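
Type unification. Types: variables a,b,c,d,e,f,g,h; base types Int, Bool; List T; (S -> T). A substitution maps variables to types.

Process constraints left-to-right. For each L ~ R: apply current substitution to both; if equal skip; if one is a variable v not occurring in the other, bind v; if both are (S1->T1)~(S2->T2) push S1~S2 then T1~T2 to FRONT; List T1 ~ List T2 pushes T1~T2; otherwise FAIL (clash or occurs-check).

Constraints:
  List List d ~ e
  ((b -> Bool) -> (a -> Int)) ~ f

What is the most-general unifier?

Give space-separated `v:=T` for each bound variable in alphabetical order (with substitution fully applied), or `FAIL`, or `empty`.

Answer: e:=List List d f:=((b -> Bool) -> (a -> Int))

Derivation:
step 1: unify List List d ~ e  [subst: {-} | 1 pending]
  bind e := List List d
step 2: unify ((b -> Bool) -> (a -> Int)) ~ f  [subst: {e:=List List d} | 0 pending]
  bind f := ((b -> Bool) -> (a -> Int))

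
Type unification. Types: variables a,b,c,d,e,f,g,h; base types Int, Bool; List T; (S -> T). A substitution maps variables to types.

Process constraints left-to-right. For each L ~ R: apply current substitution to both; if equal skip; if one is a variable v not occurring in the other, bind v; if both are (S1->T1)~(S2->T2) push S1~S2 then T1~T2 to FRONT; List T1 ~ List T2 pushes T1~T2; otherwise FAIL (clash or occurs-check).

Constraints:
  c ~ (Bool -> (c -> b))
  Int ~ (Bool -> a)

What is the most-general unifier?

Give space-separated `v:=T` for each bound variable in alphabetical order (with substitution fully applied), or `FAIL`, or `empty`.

Answer: FAIL

Derivation:
step 1: unify c ~ (Bool -> (c -> b))  [subst: {-} | 1 pending]
  occurs-check fail: c in (Bool -> (c -> b))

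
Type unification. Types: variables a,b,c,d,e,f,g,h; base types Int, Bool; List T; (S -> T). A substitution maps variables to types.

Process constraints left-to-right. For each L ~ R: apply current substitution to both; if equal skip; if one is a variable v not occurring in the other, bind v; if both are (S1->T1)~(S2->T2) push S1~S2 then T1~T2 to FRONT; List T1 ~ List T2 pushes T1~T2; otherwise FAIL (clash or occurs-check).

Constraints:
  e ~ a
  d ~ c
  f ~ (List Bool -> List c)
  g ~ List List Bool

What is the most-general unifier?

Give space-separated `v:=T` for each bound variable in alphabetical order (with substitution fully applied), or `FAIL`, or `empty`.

Answer: d:=c e:=a f:=(List Bool -> List c) g:=List List Bool

Derivation:
step 1: unify e ~ a  [subst: {-} | 3 pending]
  bind e := a
step 2: unify d ~ c  [subst: {e:=a} | 2 pending]
  bind d := c
step 3: unify f ~ (List Bool -> List c)  [subst: {e:=a, d:=c} | 1 pending]
  bind f := (List Bool -> List c)
step 4: unify g ~ List List Bool  [subst: {e:=a, d:=c, f:=(List Bool -> List c)} | 0 pending]
  bind g := List List Bool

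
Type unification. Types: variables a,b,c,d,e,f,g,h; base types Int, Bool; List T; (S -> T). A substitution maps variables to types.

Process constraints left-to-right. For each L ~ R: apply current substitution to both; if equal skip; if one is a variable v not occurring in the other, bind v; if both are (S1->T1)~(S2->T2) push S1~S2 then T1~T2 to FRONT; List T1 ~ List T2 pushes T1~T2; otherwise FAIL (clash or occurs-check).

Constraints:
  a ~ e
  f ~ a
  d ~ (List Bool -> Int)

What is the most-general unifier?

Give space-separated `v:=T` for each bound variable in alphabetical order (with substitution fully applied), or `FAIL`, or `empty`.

step 1: unify a ~ e  [subst: {-} | 2 pending]
  bind a := e
step 2: unify f ~ e  [subst: {a:=e} | 1 pending]
  bind f := e
step 3: unify d ~ (List Bool -> Int)  [subst: {a:=e, f:=e} | 0 pending]
  bind d := (List Bool -> Int)

Answer: a:=e d:=(List Bool -> Int) f:=e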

-- -- --

• [Activity]
Reprint every entry exactly.

• [Reply]
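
Type unification. Types: variables a,b,c,d,e,f,g,h; base types Int, Bool; List T; (S -> T). A substitution maps variables to types.

Process constraints left-to-right. For each L ~ R: apply current substitution to both; if equal skip; if one is a variable v not occurring in the other, bind v; if both are (S1->T1)~(S2->T2) push S1~S2 then T1~T2 to FRONT; List T1 ~ List T2 pushes T1~T2; otherwise FAIL (clash or occurs-check).

Constraints:
  List List d ~ e
  ((b -> Bool) -> (a -> Int)) ~ f

What is the most-general unifier?

Give space-separated `v:=T` for each bound variable in alphabetical order (with substitution fully applied), or `FAIL`, or `empty`.

Answer: e:=List List d f:=((b -> Bool) -> (a -> Int))

Derivation:
step 1: unify List List d ~ e  [subst: {-} | 1 pending]
  bind e := List List d
step 2: unify ((b -> Bool) -> (a -> Int)) ~ f  [subst: {e:=List List d} | 0 pending]
  bind f := ((b -> Bool) -> (a -> Int))

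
Type unification. Types: variables a,b,c,d,e,f,g,h; base types Int, Bool; List T; (S -> T). A substitution maps variables to types.

Process constraints left-to-right. For each L ~ R: apply current substitution to both; if equal skip; if one is a variable v not occurring in the other, bind v; if both are (S1->T1)~(S2->T2) push S1~S2 then T1~T2 to FRONT; List T1 ~ List T2 pushes T1~T2; otherwise FAIL (clash or occurs-check).

Constraints:
  c ~ (Bool -> (c -> b))
  Int ~ (Bool -> a)

What is the most-general unifier?

Give space-separated `v:=T` for each bound variable in alphabetical order (with substitution fully applied), or `FAIL`, or `empty`.

Answer: FAIL

Derivation:
step 1: unify c ~ (Bool -> (c -> b))  [subst: {-} | 1 pending]
  occurs-check fail: c in (Bool -> (c -> b))

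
Type unification. Types: variables a,b,c,d,e,f,g,h; base types Int, Bool; List T; (S -> T). A substitution maps variables to types.

Process constraints left-to-right. For each L ~ R: apply current substitution to both; if equal skip; if one is a variable v not occurring in the other, bind v; if both are (S1->T1)~(S2->T2) push S1~S2 then T1~T2 to FRONT; List T1 ~ List T2 pushes T1~T2; otherwise FAIL (clash or occurs-check).

Constraints:
  e ~ a
  d ~ c
  f ~ (List Bool -> List c)
  g ~ List List Bool

What is the most-general unifier?

Give space-separated `v:=T` for each bound variable in alphabetical order (with substitution fully applied), or `FAIL`, or `empty`.

Answer: d:=c e:=a f:=(List Bool -> List c) g:=List List Bool

Derivation:
step 1: unify e ~ a  [subst: {-} | 3 pending]
  bind e := a
step 2: unify d ~ c  [subst: {e:=a} | 2 pending]
  bind d := c
step 3: unify f ~ (List Bool -> List c)  [subst: {e:=a, d:=c} | 1 pending]
  bind f := (List Bool -> List c)
step 4: unify g ~ List List Bool  [subst: {e:=a, d:=c, f:=(List Bool -> List c)} | 0 pending]
  bind g := List List Bool

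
Type unification. Types: variables a,b,c,d,e,f,g,h; base types Int, Bool; List T; (S -> T). A substitution maps variables to types.

Process constraints left-to-right. For each L ~ R: apply current substitution to both; if equal skip; if one is a variable v not occurring in the other, bind v; if both are (S1->T1)~(S2->T2) push S1~S2 then T1~T2 to FRONT; List T1 ~ List T2 pushes T1~T2; otherwise FAIL (clash or occurs-check).

Constraints:
  a ~ e
  f ~ a
  d ~ (List Bool -> Int)

What is the most-general unifier?

Give space-separated `v:=T` for each bound variable in alphabetical order (with substitution fully applied), or `FAIL`, or `empty`.

step 1: unify a ~ e  [subst: {-} | 2 pending]
  bind a := e
step 2: unify f ~ e  [subst: {a:=e} | 1 pending]
  bind f := e
step 3: unify d ~ (List Bool -> Int)  [subst: {a:=e, f:=e} | 0 pending]
  bind d := (List Bool -> Int)

Answer: a:=e d:=(List Bool -> Int) f:=e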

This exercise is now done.